Data records
--- --- ---

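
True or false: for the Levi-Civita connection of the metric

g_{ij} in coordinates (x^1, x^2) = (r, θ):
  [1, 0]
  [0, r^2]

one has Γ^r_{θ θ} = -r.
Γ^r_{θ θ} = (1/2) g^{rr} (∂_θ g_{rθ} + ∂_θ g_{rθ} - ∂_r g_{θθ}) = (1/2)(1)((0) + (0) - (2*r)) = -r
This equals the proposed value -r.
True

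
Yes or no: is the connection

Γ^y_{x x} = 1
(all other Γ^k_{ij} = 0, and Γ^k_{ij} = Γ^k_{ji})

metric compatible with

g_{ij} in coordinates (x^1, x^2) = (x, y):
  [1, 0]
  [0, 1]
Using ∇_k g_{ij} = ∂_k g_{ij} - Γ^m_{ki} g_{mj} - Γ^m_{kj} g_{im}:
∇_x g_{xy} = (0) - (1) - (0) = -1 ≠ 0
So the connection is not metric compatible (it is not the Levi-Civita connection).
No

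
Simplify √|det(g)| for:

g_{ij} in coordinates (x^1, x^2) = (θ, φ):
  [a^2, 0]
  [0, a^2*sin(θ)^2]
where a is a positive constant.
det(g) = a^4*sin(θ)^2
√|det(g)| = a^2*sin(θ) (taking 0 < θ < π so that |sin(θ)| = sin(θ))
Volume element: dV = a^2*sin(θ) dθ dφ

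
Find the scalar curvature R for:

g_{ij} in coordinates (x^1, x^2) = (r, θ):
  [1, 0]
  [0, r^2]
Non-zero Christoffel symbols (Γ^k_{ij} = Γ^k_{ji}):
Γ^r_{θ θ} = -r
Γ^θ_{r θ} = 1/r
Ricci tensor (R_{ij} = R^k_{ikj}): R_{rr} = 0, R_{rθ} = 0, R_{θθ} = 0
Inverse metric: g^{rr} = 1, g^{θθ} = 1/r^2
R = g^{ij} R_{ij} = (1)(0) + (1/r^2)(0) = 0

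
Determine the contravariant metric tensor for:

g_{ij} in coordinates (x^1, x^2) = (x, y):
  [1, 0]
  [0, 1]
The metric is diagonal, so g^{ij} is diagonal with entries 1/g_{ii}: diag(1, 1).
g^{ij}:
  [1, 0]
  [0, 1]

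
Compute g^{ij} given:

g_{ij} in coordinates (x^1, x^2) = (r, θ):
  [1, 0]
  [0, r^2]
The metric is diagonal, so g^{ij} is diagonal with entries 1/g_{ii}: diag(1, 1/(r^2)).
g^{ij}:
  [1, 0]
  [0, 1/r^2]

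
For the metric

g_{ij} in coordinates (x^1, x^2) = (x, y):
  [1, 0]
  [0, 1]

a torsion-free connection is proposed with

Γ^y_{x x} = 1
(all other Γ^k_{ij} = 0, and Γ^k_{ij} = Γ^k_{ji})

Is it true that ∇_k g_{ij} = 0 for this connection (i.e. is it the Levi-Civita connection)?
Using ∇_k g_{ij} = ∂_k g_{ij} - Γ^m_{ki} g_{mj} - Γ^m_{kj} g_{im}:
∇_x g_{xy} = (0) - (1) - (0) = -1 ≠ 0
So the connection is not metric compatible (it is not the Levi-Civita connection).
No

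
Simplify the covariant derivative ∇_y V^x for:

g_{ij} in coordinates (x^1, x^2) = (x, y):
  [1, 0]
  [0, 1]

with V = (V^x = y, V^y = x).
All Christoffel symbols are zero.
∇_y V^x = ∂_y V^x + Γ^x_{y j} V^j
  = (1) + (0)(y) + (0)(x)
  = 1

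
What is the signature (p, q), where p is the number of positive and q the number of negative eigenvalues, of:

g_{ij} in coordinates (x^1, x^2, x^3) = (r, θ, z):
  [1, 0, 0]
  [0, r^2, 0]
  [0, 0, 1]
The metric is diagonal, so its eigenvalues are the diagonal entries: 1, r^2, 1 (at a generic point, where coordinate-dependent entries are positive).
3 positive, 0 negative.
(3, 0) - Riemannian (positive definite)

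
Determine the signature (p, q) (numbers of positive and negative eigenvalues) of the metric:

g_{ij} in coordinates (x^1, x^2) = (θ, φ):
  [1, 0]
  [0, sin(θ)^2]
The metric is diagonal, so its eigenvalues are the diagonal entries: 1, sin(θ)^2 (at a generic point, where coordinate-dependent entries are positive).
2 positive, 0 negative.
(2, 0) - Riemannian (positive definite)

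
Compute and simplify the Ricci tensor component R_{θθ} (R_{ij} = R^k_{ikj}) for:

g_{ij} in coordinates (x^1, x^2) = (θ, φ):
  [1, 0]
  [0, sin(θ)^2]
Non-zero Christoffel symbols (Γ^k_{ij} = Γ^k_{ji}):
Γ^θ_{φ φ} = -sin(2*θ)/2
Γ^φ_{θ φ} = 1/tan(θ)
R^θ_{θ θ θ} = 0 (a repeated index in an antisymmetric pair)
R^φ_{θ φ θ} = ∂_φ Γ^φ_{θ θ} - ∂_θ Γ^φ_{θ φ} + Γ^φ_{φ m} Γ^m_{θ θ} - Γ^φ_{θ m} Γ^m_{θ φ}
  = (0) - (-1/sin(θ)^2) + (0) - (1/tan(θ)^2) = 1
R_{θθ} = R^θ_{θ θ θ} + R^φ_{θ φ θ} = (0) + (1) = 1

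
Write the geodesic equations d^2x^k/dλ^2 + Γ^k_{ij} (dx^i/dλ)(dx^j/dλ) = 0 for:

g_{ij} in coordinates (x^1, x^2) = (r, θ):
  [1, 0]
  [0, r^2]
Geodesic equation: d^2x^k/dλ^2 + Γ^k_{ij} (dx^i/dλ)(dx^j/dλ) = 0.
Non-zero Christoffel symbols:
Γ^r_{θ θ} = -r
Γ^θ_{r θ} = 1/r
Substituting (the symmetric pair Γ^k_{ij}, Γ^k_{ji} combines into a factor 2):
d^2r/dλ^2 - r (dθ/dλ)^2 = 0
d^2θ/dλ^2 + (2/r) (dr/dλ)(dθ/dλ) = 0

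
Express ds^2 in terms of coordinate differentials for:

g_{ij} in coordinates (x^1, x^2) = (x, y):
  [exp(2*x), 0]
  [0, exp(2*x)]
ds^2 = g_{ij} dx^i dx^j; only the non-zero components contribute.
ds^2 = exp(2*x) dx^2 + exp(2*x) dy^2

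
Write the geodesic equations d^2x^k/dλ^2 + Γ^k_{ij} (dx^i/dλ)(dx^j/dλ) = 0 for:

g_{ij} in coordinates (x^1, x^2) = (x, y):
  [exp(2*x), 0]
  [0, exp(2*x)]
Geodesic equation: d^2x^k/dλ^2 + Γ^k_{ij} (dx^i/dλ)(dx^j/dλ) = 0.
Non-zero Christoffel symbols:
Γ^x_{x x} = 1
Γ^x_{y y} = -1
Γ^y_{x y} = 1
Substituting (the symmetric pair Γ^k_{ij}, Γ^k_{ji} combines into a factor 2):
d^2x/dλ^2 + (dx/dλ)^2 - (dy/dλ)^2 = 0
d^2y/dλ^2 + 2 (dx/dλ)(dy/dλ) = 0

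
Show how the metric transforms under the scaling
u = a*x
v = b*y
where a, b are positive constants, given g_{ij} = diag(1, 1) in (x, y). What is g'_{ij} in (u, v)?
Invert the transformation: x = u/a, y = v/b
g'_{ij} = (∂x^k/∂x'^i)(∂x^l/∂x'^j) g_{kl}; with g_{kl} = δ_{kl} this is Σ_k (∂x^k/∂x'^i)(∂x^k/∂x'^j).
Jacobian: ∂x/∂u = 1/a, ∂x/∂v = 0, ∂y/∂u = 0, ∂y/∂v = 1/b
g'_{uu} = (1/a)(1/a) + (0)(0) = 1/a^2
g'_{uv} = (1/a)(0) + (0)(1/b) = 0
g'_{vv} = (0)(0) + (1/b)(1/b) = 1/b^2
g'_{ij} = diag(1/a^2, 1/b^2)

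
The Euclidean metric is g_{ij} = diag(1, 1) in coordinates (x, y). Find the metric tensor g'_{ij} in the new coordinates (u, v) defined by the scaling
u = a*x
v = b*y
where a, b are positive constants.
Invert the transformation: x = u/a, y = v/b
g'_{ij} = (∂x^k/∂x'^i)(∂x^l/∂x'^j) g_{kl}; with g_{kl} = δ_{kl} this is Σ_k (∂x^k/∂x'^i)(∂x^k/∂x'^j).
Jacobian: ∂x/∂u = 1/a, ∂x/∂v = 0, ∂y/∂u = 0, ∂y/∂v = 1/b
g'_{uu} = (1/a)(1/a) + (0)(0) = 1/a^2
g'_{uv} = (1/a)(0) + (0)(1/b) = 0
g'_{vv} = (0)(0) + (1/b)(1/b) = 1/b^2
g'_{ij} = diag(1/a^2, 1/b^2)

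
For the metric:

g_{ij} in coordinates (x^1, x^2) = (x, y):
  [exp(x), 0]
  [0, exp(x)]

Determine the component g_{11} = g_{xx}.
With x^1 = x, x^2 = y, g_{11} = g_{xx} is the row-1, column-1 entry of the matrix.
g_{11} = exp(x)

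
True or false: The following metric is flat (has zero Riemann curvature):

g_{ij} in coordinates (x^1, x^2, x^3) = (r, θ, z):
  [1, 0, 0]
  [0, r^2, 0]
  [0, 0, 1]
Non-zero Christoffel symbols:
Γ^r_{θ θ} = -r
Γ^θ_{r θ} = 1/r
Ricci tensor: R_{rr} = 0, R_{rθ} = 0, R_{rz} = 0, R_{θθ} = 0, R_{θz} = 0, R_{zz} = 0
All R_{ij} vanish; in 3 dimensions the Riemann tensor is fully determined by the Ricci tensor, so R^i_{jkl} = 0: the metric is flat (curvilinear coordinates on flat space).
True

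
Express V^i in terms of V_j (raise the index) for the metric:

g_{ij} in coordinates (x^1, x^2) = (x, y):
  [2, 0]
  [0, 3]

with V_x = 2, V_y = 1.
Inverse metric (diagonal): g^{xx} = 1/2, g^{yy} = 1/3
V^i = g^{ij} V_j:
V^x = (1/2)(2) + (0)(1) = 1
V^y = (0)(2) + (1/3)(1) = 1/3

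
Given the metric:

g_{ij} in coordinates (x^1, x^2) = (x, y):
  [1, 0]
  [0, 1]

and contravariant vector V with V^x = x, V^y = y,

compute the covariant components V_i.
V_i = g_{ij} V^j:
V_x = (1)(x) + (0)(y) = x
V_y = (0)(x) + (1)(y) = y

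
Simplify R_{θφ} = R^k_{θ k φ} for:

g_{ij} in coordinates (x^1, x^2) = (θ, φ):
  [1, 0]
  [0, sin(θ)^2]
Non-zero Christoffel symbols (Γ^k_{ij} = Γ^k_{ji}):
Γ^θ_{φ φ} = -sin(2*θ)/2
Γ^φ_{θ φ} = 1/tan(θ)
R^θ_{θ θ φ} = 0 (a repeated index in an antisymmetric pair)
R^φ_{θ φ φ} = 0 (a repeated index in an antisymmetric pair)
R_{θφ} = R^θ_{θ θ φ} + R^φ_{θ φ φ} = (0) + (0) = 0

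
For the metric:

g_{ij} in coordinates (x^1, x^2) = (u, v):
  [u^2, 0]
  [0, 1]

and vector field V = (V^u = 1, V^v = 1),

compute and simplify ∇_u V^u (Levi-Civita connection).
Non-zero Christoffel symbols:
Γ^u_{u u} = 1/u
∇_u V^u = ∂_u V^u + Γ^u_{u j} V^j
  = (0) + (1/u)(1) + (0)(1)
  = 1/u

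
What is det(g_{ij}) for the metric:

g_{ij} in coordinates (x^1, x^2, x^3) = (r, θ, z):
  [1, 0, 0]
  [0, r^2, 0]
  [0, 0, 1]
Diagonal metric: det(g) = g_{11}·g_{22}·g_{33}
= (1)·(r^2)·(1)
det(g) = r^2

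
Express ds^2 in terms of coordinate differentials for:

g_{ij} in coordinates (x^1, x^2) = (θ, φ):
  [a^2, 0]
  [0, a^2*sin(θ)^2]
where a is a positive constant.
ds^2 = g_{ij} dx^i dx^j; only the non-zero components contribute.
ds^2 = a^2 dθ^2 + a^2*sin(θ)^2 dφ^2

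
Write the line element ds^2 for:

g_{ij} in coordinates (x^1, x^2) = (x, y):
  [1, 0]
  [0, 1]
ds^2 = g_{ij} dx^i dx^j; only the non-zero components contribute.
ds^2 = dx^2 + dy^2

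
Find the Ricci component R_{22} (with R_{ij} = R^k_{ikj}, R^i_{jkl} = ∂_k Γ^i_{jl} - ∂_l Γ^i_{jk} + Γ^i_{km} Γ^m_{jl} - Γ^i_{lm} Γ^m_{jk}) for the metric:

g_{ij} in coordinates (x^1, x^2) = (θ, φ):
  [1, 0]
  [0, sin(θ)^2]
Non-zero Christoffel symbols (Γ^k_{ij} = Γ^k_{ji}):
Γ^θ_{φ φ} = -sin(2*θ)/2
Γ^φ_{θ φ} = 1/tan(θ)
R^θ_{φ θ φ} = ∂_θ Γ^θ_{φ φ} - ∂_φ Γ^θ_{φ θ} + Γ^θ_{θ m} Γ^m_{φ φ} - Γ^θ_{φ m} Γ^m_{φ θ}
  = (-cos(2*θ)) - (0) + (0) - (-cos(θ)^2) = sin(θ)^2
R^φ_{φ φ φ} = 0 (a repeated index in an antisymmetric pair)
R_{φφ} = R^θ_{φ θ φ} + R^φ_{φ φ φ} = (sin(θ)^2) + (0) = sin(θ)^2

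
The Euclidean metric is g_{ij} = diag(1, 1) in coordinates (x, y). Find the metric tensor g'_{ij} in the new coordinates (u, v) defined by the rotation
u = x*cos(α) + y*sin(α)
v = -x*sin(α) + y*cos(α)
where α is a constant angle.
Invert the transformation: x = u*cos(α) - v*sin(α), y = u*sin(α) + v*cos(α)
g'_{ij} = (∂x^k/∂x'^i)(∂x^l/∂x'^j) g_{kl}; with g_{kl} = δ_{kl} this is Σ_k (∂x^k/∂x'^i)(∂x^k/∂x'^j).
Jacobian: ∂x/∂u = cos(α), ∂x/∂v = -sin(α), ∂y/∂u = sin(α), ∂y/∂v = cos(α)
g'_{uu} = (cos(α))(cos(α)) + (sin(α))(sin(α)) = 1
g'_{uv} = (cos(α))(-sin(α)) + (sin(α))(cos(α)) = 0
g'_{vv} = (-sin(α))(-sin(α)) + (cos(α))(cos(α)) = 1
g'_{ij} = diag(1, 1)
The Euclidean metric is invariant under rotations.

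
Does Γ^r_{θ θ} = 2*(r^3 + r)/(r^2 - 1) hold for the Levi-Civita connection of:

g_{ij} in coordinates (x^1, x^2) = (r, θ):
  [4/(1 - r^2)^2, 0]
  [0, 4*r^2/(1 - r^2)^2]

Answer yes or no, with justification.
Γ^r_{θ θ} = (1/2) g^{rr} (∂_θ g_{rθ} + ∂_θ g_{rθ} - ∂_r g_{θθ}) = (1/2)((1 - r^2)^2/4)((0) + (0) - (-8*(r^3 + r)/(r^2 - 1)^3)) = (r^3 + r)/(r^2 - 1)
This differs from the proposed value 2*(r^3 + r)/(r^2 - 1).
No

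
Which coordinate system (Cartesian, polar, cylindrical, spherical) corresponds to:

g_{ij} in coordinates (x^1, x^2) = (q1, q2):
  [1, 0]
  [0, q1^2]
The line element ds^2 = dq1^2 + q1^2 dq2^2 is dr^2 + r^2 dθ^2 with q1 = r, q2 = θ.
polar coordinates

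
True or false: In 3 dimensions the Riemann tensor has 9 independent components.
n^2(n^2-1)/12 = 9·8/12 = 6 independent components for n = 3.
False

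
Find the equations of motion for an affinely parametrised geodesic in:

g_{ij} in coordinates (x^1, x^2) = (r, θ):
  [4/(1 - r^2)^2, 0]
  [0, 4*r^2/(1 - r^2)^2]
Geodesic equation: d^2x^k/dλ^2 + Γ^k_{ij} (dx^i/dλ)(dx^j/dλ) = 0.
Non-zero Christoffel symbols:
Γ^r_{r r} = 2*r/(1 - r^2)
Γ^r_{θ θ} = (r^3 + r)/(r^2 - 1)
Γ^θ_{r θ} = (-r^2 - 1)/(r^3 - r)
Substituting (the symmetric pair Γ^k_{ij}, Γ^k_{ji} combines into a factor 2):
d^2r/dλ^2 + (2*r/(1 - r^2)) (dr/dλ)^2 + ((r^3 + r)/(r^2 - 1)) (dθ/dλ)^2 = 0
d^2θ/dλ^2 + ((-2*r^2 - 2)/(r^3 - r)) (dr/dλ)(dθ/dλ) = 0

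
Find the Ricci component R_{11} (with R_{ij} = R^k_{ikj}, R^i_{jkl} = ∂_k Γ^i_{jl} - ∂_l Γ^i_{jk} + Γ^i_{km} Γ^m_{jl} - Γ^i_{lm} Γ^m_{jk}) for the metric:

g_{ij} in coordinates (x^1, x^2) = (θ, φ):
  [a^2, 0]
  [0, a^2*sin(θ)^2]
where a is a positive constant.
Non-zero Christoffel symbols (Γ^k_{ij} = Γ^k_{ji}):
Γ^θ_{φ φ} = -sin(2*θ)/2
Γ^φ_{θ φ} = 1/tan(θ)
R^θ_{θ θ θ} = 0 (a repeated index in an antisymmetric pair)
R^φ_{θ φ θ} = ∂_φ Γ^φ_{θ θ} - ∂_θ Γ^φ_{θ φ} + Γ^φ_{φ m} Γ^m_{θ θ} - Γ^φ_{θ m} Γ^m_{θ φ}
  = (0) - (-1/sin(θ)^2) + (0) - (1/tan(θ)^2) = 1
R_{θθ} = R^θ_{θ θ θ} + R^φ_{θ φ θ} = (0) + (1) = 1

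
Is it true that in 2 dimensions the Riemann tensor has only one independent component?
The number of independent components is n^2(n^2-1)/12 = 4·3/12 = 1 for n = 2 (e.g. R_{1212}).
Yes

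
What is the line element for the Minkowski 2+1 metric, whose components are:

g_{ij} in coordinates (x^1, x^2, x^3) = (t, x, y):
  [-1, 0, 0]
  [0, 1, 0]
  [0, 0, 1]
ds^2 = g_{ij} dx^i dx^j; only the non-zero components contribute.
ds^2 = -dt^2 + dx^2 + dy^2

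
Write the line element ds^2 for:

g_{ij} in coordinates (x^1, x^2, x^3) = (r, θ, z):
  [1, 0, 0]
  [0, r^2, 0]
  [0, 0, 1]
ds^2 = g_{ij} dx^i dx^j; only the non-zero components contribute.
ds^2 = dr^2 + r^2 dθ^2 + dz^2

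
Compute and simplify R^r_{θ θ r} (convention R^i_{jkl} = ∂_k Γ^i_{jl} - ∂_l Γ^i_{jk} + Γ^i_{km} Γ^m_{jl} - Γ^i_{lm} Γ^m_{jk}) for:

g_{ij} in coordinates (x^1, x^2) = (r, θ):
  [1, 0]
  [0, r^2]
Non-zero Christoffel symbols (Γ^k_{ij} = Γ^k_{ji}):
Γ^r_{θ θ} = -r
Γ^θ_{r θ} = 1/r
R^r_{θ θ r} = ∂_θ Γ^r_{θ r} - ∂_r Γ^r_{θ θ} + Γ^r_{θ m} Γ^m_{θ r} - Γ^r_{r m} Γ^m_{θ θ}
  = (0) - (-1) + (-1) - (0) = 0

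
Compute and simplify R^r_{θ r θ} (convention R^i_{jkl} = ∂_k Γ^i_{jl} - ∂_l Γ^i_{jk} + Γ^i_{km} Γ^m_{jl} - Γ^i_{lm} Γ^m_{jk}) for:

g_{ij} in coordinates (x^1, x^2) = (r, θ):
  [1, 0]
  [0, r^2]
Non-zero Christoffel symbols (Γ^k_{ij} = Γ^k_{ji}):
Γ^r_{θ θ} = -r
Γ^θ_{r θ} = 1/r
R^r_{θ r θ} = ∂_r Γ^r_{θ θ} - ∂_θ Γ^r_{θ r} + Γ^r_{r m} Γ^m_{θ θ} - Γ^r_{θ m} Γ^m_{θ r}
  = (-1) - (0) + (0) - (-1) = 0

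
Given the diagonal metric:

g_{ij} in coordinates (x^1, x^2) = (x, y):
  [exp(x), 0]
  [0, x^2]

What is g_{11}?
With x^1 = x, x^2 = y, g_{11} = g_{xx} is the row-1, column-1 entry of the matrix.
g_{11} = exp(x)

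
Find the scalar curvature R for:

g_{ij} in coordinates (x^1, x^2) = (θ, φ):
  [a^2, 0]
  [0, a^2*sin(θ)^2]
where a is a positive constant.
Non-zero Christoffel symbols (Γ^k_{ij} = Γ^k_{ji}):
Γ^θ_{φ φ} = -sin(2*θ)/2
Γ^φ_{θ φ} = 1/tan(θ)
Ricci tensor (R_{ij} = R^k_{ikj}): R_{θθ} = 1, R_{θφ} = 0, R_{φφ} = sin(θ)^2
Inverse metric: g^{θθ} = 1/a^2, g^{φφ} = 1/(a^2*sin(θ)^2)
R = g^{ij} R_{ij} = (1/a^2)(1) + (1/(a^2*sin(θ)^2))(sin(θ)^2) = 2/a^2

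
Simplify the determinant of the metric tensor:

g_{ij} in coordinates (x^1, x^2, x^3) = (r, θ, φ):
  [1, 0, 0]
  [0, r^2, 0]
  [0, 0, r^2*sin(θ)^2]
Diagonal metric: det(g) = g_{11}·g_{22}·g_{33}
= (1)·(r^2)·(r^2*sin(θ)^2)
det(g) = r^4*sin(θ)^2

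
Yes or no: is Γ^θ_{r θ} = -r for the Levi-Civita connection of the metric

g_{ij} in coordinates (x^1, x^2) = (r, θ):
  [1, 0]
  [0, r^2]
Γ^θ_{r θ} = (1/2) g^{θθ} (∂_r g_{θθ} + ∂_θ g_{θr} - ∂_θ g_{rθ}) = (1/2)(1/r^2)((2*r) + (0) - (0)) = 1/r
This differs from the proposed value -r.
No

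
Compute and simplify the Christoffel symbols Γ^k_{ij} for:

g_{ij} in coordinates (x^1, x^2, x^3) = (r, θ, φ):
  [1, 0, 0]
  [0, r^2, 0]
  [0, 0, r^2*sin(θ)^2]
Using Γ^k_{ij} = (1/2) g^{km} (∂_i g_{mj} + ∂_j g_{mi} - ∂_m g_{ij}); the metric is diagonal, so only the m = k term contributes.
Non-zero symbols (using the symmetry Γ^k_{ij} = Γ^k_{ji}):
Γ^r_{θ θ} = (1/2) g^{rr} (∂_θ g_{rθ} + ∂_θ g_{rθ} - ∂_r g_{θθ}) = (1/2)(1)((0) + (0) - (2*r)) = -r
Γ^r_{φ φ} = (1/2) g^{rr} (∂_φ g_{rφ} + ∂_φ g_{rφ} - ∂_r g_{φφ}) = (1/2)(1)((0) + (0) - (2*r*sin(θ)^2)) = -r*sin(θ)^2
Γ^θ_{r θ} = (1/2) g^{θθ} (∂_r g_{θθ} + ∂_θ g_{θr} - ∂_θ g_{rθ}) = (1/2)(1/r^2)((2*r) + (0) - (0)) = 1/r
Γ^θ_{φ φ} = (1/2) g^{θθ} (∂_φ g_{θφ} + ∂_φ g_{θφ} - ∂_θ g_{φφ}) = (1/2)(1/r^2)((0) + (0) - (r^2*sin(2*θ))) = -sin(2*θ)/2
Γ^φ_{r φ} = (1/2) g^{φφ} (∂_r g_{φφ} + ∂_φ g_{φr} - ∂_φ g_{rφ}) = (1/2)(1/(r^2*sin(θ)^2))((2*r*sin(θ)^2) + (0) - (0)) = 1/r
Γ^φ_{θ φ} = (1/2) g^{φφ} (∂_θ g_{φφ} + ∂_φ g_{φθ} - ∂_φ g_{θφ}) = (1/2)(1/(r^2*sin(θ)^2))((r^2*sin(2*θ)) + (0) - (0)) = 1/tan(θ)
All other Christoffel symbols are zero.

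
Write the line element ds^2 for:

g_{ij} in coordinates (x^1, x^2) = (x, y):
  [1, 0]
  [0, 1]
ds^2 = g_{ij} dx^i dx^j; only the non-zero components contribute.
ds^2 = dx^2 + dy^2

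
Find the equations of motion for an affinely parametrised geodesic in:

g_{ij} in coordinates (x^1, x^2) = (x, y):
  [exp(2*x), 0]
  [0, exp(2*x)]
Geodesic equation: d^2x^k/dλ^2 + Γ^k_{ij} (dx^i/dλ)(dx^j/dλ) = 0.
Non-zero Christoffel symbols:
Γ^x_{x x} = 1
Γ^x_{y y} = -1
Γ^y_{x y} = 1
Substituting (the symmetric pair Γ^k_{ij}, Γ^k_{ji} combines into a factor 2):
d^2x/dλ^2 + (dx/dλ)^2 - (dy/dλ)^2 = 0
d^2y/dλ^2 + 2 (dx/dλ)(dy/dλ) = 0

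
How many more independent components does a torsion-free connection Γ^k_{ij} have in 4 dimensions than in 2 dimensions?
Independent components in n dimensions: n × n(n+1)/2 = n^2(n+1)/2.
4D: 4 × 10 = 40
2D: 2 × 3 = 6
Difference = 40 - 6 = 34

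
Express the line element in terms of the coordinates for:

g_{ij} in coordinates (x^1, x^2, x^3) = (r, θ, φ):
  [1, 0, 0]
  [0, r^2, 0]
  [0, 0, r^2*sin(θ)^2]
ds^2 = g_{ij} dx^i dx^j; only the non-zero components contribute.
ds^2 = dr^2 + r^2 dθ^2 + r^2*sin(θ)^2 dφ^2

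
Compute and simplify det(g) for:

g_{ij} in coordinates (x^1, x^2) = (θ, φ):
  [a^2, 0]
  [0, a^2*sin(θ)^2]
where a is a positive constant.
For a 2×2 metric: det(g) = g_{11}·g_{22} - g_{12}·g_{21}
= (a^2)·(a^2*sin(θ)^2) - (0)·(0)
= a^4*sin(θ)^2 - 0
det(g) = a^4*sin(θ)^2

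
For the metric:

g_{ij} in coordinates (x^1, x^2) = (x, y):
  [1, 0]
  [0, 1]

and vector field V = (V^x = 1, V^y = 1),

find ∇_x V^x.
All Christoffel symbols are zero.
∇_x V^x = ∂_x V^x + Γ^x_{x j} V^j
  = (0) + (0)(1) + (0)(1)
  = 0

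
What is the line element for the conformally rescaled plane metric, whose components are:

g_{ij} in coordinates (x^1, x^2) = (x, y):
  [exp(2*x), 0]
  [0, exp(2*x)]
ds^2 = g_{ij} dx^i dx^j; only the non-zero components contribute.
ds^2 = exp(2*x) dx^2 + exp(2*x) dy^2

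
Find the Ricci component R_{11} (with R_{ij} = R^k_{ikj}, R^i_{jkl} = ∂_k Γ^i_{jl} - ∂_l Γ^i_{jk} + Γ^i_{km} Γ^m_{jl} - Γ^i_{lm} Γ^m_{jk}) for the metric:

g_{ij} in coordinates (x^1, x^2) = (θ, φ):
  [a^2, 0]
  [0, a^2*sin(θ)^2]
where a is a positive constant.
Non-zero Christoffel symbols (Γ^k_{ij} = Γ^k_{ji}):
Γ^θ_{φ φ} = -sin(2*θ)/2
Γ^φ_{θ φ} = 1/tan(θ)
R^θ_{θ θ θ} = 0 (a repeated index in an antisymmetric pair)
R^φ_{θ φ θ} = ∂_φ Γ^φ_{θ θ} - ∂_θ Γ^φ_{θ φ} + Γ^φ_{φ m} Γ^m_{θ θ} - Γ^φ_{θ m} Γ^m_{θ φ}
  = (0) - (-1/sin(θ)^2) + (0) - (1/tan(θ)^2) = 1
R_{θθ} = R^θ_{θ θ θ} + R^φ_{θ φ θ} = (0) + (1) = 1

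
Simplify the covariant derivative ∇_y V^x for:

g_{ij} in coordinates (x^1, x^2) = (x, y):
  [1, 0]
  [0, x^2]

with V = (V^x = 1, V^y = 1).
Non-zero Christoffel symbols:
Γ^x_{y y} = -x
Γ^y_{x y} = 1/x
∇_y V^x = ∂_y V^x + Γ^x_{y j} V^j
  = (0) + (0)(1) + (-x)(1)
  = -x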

--- --- ---

When the word "signature" shows up in a line of the entries, pull that line out.

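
What is the signature (p, q), where p is the number of positive and q the number of negative eigenvalues, of:
Determine the signature (p, q) (numbers of positive and negative eigenvalues) of the metric: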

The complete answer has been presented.